● **Your assignment**:
Produce a verbatim copy of the entries listed below.

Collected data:
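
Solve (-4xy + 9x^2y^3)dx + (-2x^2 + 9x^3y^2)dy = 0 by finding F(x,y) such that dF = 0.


Check exactness: ∂M/∂y = -4x + 27x^2y^2 and ∂N/∂x = -4x + 27x^2y^2; equal, so the equation is exact.
Integrate M with respect to x (treating y as constant): ∫M dx = -2x^2y + 3x^3y^3 + h(y).
Differentiate w.r.t. y and set equal to N: all terms match, so h'(y) = 0 and h is a constant absorbed into C.
General solution: -2x^2y + 3x^3y^3 = C.


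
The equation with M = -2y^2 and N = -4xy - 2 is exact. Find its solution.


Check exactness: ∂M/∂y = -4y and ∂N/∂x = -4y; equal, so the equation is exact.
Integrate M with respect to x (treating y as constant): ∫M dx = -2xy^2 + h(y).
Differentiate w.r.t. y and set equal to N: the x-dependent terms already match, leaving h'(y) = -2. Integrate: h(y) = -2y.
So F(x,y) = -2xy^2 - 2y.
General solution: -2xy^2 - 2y = C.


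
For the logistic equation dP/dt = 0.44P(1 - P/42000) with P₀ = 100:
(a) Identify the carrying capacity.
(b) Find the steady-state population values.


Logistic ODE dP/dt = 0.44P(1 - P/42000) has equilibria where dP/dt = 0, i.e. P = 0 or P = 42000.
The coefficient (1 - P/K) = 0 when P = K, identifying K = 42000 as the carrying capacity.
(a) K = 42000; (b) equilibria P = 0 and P = 42000.


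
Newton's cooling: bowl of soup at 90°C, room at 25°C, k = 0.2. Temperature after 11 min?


Newton's law: dT/dt = -k(T - T_a) has solution T(t) = T_a + (T₀ - T_a)e^(-kt).
Plug in T_a = 25, T₀ = 90, k = 0.2, t = 11: T(11) = 25 + (65)e^(-2.20) ≈ 32.2°C.


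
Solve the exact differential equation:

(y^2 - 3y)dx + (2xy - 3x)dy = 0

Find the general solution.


Check exactness: ∂M/∂y = 2y - 3 and ∂N/∂x = 2y - 3; equal, so the equation is exact.
Integrate M with respect to x (treating y as constant): ∫M dx = xy^2 - 3xy + h(y).
Differentiate w.r.t. y and set equal to N: all terms match, so h'(y) = 0 and h is a constant absorbed into C.
General solution: xy^2 - 3xy = C.


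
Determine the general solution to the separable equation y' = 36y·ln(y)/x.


Separate: dy/[y ln(y)] = 36 dx/x.
Substitute u = ln(y): du/u = 36 dx/x.
Integrate: ln|ln(y)| = 36ln|x| + C₀, hence ln(y) = C·x^36.


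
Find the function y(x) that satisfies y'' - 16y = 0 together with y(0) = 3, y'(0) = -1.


Characteristic roots of r² - 16 = 0 are -4, 4.
General solution y = c₁ e^(-4x) + c₂ e^(4x).
Apply y(0) = 3: c₁ + c₂ = 3. Apply y'(0) = -1: -4 c₁ + 4 c₂ = -1.
Solve: c₁ = 13/8, c₂ = 11/8.
Particular solution: y = (13/8)e^(-4x) + (11/8)e^(4x).


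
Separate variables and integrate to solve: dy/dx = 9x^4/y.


Separate variables: y dy = 9x^4 dx.
Integrate both sides: y²/2 = (9/5)x^5 + C₀.
Multiply by 2: y² = (18/5)x^5 + C.


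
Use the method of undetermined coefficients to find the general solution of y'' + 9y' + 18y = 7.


Characteristic roots of r² + 9r + 18 = 0 are -3, -6.
y_h = C₁e^(-3x) + C₂e^(-6x).
Constant forcing; try y_p = A. Then 18A = 7 ⇒ A = 7/18.
General solution: y = C₁e^(-3x) + C₂e^(-6x) + 7/18.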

● **Solution**:
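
Solve (-4xy + 9x^2y^3)dx + (-2x^2 + 9x^3y^2)dy = 0 by finding F(x,y) such that dF = 0.


Check exactness: ∂M/∂y = -4x + 27x^2y^2 and ∂N/∂x = -4x + 27x^2y^2; equal, so the equation is exact.
Integrate M with respect to x (treating y as constant): ∫M dx = -2x^2y + 3x^3y^3 + h(y).
Differentiate w.r.t. y and set equal to N: all terms match, so h'(y) = 0 and h is a constant absorbed into C.
General solution: -2x^2y + 3x^3y^3 = C.


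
The equation with M = -2y^2 and N = -4xy - 2 is exact. Find its solution.


Check exactness: ∂M/∂y = -4y and ∂N/∂x = -4y; equal, so the equation is exact.
Integrate M with respect to x (treating y as constant): ∫M dx = -2xy^2 + h(y).
Differentiate w.r.t. y and set equal to N: the x-dependent terms already match, leaving h'(y) = -2. Integrate: h(y) = -2y.
So F(x,y) = -2xy^2 - 2y.
General solution: -2xy^2 - 2y = C.


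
For the logistic equation dP/dt = 0.44P(1 - P/42000) with P₀ = 100:
(a) Identify the carrying capacity.
(b) Find the steady-state population values.


Logistic ODE dP/dt = 0.44P(1 - P/42000) has equilibria where dP/dt = 0, i.e. P = 0 or P = 42000.
The coefficient (1 - P/K) = 0 when P = K, identifying K = 42000 as the carrying capacity.
(a) K = 42000; (b) equilibria P = 0 and P = 42000.


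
Newton's cooling: bowl of soup at 90°C, room at 25°C, k = 0.2. Temperature after 11 min?


Newton's law: dT/dt = -k(T - T_a) has solution T(t) = T_a + (T₀ - T_a)e^(-kt).
Plug in T_a = 25, T₀ = 90, k = 0.2, t = 11: T(11) = 25 + (65)e^(-2.20) ≈ 32.2°C.


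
Solve the exact differential equation:

(y^2 - 3y)dx + (2xy - 3x)dy = 0

Find the general solution.


Check exactness: ∂M/∂y = 2y - 3 and ∂N/∂x = 2y - 3; equal, so the equation is exact.
Integrate M with respect to x (treating y as constant): ∫M dx = xy^2 - 3xy + h(y).
Differentiate w.r.t. y and set equal to N: all terms match, so h'(y) = 0 and h is a constant absorbed into C.
General solution: xy^2 - 3xy = C.


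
Determine the general solution to the separable equation y' = 36y·ln(y)/x.


Separate: dy/[y ln(y)] = 36 dx/x.
Substitute u = ln(y): du/u = 36 dx/x.
Integrate: ln|ln(y)| = 36ln|x| + C₀, hence ln(y) = C·x^36.


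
Find the function y(x) that satisfies y'' - 16y = 0 together with y(0) = 3, y'(0) = -1.


Characteristic roots of r² - 16 = 0 are -4, 4.
General solution y = c₁ e^(-4x) + c₂ e^(4x).
Apply y(0) = 3: c₁ + c₂ = 3. Apply y'(0) = -1: -4 c₁ + 4 c₂ = -1.
Solve: c₁ = 13/8, c₂ = 11/8.
Particular solution: y = (13/8)e^(-4x) + (11/8)e^(4x).


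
Separate variables and integrate to solve: dy/dx = 9x^4/y.


Separate variables: y dy = 9x^4 dx.
Integrate both sides: y²/2 = (9/5)x^5 + C₀.
Multiply by 2: y² = (18/5)x^5 + C.


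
Use the method of undetermined coefficients to find the general solution of y'' + 9y' + 18y = 7.


Characteristic roots of r² + 9r + 18 = 0 are -3, -6.
y_h = C₁e^(-3x) + C₂e^(-6x).
Constant forcing; try y_p = A. Then 18A = 7 ⇒ A = 7/18.
General solution: y = C₁e^(-3x) + C₂e^(-6x) + 7/18.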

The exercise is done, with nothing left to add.